(Available data Opens)
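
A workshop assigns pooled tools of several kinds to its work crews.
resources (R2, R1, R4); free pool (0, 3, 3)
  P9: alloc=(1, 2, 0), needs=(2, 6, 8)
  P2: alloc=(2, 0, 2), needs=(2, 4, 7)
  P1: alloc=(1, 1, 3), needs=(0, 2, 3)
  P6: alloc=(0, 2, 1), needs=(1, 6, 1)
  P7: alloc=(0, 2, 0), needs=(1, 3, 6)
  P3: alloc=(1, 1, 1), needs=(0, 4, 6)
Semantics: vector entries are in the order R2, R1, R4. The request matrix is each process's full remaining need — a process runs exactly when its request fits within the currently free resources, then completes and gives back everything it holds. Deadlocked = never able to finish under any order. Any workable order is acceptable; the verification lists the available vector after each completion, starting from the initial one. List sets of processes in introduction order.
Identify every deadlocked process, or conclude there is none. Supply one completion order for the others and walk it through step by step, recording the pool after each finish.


The deadlocked set is empty.
Key observation: the pool covers P1 at once, and every later process fits after earlier releases.
The rest can finish in the order P1, P7, P3, P6, P9, P2. Step-by-step check:
  pool = (0, 3, 3)
  run P1 (needs (0, 2, 3), free (0, 3, 3)); after release of (1, 1, 3) the pool is (1, 4, 6)
  run P7 (needs (1, 3, 6), free (1, 4, 6)); after release of (0, 2, 0) the pool is (1, 6, 6)
  run P3 (needs (0, 4, 6), free (1, 6, 6)); after release of (1, 1, 1) the pool is (2, 7, 7)
  run P6 (needs (1, 6, 1), free (2, 7, 7)); after release of (0, 2, 1) the pool is (2, 9, 8)
  run P9 (needs (2, 6, 8), free (2, 9, 8)); after release of (1, 2, 0) the pool is (3, 11, 8)
  run P2 (needs (2, 4, 7), free (3, 11, 8)); after release of (2, 0, 2) the pool is (5, 11, 10)


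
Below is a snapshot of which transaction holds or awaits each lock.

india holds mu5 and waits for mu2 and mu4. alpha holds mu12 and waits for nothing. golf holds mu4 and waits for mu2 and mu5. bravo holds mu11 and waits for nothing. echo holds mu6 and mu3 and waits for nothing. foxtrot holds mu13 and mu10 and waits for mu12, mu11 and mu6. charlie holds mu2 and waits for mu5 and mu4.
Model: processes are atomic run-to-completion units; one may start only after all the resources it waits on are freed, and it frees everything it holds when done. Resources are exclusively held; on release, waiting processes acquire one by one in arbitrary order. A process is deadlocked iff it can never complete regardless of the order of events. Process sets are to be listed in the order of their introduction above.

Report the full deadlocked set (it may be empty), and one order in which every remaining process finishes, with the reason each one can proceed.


Deadlocked set: india, golf and charlie.
Key observation: the wait chain closes on itself along india -> golf -> india; charlie is caught in further circular waits.
The rest can finish in the order alpha, bravo, echo, foxtrot.
Check, step by step:
  alpha: no waits; runs immediately, freeing mu12
  bravo: no waits; runs immediately, freeing mu11
  echo: no waits; runs immediately, freeing mu6 and mu3
  foxtrot waits on mu12, mu11 and mu6 — all released -> runs and releases mu13 and mu10


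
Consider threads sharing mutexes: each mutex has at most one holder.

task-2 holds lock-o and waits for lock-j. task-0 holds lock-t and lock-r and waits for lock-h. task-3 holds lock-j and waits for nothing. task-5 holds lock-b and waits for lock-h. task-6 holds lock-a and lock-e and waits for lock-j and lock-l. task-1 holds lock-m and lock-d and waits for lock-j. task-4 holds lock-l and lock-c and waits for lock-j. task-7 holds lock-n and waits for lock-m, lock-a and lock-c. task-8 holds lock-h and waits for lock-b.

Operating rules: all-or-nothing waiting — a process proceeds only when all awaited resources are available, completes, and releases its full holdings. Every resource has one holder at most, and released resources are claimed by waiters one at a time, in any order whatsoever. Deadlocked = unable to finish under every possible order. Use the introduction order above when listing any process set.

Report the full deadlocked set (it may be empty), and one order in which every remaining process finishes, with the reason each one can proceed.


Deadlocked set: task-0, task-5 and task-8.
Key observation: task-8 -> task-5 -> task-8 is a circular wait — nothing in it can go first; task-0 waits into the deadlock from upstream.
A valid finishing order for the others: task-3, task-4, task-1, task-6, task-7, task-2.
Step-by-step check:
  run task-3 (it waits on nothing); releases lock-j
  run task-4 (all its waits — lock-j — are resolved); releases lock-l and lock-c
  run task-1 (all its waits — lock-j — are resolved); releases lock-m and lock-d
  run task-6 (all its waits — lock-j and lock-l — are resolved); releases lock-a and lock-e
  run task-7 (all its waits — lock-m, lock-a and lock-c — are resolved); releases lock-n
  run task-2 (all its waits — lock-j — are resolved); releases lock-o


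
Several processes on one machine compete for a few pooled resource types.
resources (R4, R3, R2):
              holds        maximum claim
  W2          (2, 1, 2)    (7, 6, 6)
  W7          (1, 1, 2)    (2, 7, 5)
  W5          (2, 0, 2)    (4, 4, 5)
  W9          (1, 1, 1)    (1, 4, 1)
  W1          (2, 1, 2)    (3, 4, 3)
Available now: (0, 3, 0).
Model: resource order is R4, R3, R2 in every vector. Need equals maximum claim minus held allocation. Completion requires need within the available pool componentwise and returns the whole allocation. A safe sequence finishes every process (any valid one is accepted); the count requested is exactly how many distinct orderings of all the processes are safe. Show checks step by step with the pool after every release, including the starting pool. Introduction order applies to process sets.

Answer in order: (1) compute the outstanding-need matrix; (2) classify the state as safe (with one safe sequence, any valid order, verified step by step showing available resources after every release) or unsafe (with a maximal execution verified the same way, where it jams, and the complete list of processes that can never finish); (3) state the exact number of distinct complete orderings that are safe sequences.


(1) Need matrix, components ordered R4, R3, R2:
  W2: (5, 5, 4)
  W7: (1, 6, 3)
  W5: (2, 4, 3)
  W9: (0, 3, 0)
  W1: (1, 3, 1)
(2) SAFE, for example via the order W9, W1, W5, W2, W7.
Key observation: the first exact fit in this order is W9 — it needs (0, 3, 0) with (0, 3, 0) free, meeting a requested resource to the last unit.
Verifying each step:
  pool = (0, 3, 0)
  W9: need (0, 3, 0) fits (0, 3, 0); releases (1, 1, 1), pool now (1, 4, 1)
  W1: need (1, 3, 1) fits (1, 4, 1); releases (2, 1, 2), pool now (3, 5, 3)
  W5: need (2, 4, 3) fits (3, 5, 3); releases (2, 0, 2), pool now (5, 5, 5)
  W2: need (5, 5, 4) fits (5, 5, 5); releases (2, 1, 2), pool now (7, 6, 7)
  W7: need (1, 6, 3) fits (7, 6, 7); releases (1, 1, 2), pool now (8, 7, 9)
(3) The exact count: 1 of the possible complete orderings is a safe sequence.


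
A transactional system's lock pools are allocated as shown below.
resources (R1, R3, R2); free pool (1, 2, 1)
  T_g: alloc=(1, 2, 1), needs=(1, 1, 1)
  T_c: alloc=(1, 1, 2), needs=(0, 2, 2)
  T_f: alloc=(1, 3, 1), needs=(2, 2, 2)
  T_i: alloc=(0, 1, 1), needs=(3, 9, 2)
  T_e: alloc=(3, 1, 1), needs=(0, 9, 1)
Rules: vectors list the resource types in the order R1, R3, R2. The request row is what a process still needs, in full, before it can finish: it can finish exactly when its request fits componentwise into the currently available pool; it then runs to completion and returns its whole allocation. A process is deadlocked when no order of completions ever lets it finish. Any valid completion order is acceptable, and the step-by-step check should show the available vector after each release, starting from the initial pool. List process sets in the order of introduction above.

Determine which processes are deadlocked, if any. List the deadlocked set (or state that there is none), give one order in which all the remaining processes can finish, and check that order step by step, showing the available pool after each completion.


The deadlocked set is T_i and T_e.
Key observation: T_g, T_c, T_f can finish, but then (4, 8, 5) is all there is, and the blocked group's R3 demands exceed it.
One completion order for the rest: T_g, T_c, T_f. Step-by-step check:
  pool = (1, 2, 1)
  T_g: need (1, 1, 1) fits (1, 2, 1); releases (1, 2, 1), pool now (2, 4, 2)
  T_c: need (0, 2, 2) fits (2, 4, 2); releases (1, 1, 2), pool now (3, 5, 4)
  T_f: need (2, 2, 2) fits (3, 5, 4); releases (1, 3, 1), pool now (4, 8, 5)
The blocked processes can never fit:
  T_i still needs (3, 9, 2) but only (4, 8, 5) is free — short on R3
  T_e still needs (0, 9, 1) but only (4, 8, 5) is free — short on R3


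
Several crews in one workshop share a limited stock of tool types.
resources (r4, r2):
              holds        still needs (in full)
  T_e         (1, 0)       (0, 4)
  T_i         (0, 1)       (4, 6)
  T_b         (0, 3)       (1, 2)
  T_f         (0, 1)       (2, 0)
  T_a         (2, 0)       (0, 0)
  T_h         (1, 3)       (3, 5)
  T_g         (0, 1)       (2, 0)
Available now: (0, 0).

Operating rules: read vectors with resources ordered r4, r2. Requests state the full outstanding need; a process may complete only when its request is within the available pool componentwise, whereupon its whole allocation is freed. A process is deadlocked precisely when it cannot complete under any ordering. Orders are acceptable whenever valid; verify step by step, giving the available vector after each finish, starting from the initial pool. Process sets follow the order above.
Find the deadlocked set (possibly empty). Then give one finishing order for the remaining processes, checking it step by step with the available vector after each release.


No process is deadlocked.
Key observation: starting with T_a, each completion frees enough for the next — no one is permanently blocked.
The rest can finish in the order T_a, T_g, T_f, T_b, T_e, T_h, T_i. Walking it through:
  pool = (0, 0)
  T_a needs (0, 0) <= (0, 0) -> finishes; pool += (2, 0) = (2, 0)
  T_g needs (2, 0) <= (2, 0) -> finishes; pool += (0, 1) = (2, 1)
  T_f needs (2, 0) <= (2, 1) -> finishes; pool += (0, 1) = (2, 2)
  T_b needs (1, 2) <= (2, 2) -> finishes; pool += (0, 3) = (2, 5)
  T_e needs (0, 4) <= (2, 5) -> finishes; pool += (1, 0) = (3, 5)
  T_h needs (3, 5) <= (3, 5) -> finishes; pool += (1, 3) = (4, 8)
  T_i needs (4, 6) <= (4, 8) -> finishes; pool += (0, 1) = (4, 9)


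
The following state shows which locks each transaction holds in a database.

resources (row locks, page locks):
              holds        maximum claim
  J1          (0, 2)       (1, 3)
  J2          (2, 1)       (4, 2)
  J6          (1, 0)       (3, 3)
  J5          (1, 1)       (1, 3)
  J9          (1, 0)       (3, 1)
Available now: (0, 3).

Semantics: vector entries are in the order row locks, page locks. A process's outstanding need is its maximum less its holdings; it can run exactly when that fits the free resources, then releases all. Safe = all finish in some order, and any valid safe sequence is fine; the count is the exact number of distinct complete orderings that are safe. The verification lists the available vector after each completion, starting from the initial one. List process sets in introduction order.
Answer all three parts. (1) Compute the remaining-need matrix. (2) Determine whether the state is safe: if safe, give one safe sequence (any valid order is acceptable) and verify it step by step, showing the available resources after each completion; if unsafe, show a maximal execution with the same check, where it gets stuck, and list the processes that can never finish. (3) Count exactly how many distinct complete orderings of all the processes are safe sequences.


(1) Outstanding need per process (order row locks, page locks):
  J1: (1, 1)
  J2: (2, 1)
  J6: (2, 3)
  J5: (0, 2)
  J9: (2, 1)
(2) UNSAFE.
Key observation: the wall is row locks: completing J5, J1 brings the pool only to (1, 6), and all the rest need more.
The run J5, J1 cannot be extended any further. Check, step by step:
  pool = (0, 3)
  J5: need (0, 2) fits (0, 3); releases (1, 1), pool now (1, 4)
  J1: need (1, 1) fits (1, 4); releases (0, 2), pool now (1, 6)
  J2 cannot run: need (2, 1) vs free (1, 6) (insufficient row locks)
  J6 cannot run: need (2, 3) vs free (1, 6) (insufficient row locks)
  J9 cannot run: need (2, 1) vs free (1, 6) (insufficient row locks)
Processes that can never finish: J2, J6 and J9.
(3) Precisely 0 of the possible complete orderings are safe sequences.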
(Available data Closes)
* [Task brief] Within the listing above, extract exactly the lines from the line with "Semantics: vector entries are in the order R2, R1, R4." to the line with "Model: processes are", the two named lines included, and no others.

* [Answer to this exercise]
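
Semantics: vector entries are in the order R2, R1, R4. The request matrix is each process's full remaining need — a process runs exactly when its request fits within the currently free resources, then completes and gives back everything it holds. Deadlocked = never able to finish under any order. Any workable order is acceptable; the verification lists the available vector after each completion, starting from the initial one. List sets of processes in introduction order.
Identify every deadlocked process, or conclude there is none. Supply one completion order for the others and walk it through step by step, recording the pool after each finish.


The deadlocked set is empty.
Key observation: the pool covers P1 at once, and every later process fits after earlier releases.
The rest can finish in the order P1, P7, P3, P6, P9, P2. Step-by-step check:
  pool = (0, 3, 3)
  run P1 (needs (0, 2, 3), free (0, 3, 3)); after release of (1, 1, 3) the pool is (1, 4, 6)
  run P7 (needs (1, 3, 6), free (1, 4, 6)); after release of (0, 2, 0) the pool is (1, 6, 6)
  run P3 (needs (0, 4, 6), free (1, 6, 6)); after release of (1, 1, 1) the pool is (2, 7, 7)
  run P6 (needs (1, 6, 1), free (2, 7, 7)); after release of (0, 2, 1) the pool is (2, 9, 8)
  run P9 (needs (2, 6, 8), free (2, 9, 8)); after release of (1, 2, 0) the pool is (3, 11, 8)
  run P2 (needs (2, 4, 7), free (3, 11, 8)); after release of (2, 0, 2) the pool is (5, 11, 10)


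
Below is a snapshot of which transaction holds or awaits each lock.

india holds mu5 and waits for mu2 and mu4. alpha holds mu12 and waits for nothing. golf holds mu4 and waits for mu2 and mu5. bravo holds mu11 and waits for nothing. echo holds mu6 and mu3 and waits for nothing. foxtrot holds mu13 and mu10 and waits for mu12, mu11 and mu6. charlie holds mu2 and waits for mu5 and mu4.
Model: processes are atomic run-to-completion units; one may start only after all the resources it waits on are freed, and it frees everything it holds when done. Resources are exclusively held; on release, waiting processes acquire one by one in arbitrary order. A process is deadlocked iff it can never complete regardless of the order of events. Process sets are to be listed in the order of their introduction above.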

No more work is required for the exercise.